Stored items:
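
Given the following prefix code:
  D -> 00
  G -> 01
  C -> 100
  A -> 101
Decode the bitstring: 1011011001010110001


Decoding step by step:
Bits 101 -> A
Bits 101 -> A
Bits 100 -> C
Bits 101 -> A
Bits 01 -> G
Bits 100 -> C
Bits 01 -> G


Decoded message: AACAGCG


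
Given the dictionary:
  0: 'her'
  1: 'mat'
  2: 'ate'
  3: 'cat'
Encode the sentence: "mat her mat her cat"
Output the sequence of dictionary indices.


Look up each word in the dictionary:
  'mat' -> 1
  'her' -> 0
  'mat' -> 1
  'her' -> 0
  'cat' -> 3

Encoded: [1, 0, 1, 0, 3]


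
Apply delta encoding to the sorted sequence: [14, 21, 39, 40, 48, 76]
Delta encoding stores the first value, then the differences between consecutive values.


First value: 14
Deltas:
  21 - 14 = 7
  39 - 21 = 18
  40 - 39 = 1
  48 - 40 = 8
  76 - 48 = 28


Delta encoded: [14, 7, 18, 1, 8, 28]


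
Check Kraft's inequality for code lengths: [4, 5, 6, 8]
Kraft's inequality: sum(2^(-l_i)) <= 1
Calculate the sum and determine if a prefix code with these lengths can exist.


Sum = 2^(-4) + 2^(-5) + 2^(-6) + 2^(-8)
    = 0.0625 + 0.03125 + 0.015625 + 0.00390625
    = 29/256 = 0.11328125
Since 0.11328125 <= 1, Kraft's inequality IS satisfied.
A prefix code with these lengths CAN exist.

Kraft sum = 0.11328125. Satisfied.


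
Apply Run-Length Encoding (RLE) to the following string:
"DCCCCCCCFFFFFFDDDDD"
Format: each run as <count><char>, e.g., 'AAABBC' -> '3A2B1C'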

§ **Task details**:
Once more, write out all of the entries above exactly.

§ **Reply**:
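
Given the following prefix code:
  D -> 00
  G -> 01
  C -> 100
  A -> 101
Decode the bitstring: 1011011001010110001


Decoding step by step:
Bits 101 -> A
Bits 101 -> A
Bits 100 -> C
Bits 101 -> A
Bits 01 -> G
Bits 100 -> C
Bits 01 -> G


Decoded message: AACAGCG


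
Given the dictionary:
  0: 'her'
  1: 'mat'
  2: 'ate'
  3: 'cat'
Encode the sentence: "mat her mat her cat"
Output the sequence of dictionary indices.


Look up each word in the dictionary:
  'mat' -> 1
  'her' -> 0
  'mat' -> 1
  'her' -> 0
  'cat' -> 3

Encoded: [1, 0, 1, 0, 3]


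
Apply delta encoding to the sorted sequence: [14, 21, 39, 40, 48, 76]
Delta encoding stores the first value, then the differences between consecutive values.


First value: 14
Deltas:
  21 - 14 = 7
  39 - 21 = 18
  40 - 39 = 1
  48 - 40 = 8
  76 - 48 = 28


Delta encoded: [14, 7, 18, 1, 8, 28]


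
Check Kraft's inequality for code lengths: [4, 5, 6, 8]
Kraft's inequality: sum(2^(-l_i)) <= 1
Calculate the sum and determine if a prefix code with these lengths can exist.


Sum = 2^(-4) + 2^(-5) + 2^(-6) + 2^(-8)
    = 0.0625 + 0.03125 + 0.015625 + 0.00390625
    = 29/256 = 0.11328125
Since 0.11328125 <= 1, Kraft's inequality IS satisfied.
A prefix code with these lengths CAN exist.

Kraft sum = 0.11328125. Satisfied.


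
Apply Run-Length Encoding (RLE) to the following string:
"DCCCCCCCFFFFFFDDDDD"
Format: each run as <count><char>, e.g., 'AAABBC' -> '3A2B1C'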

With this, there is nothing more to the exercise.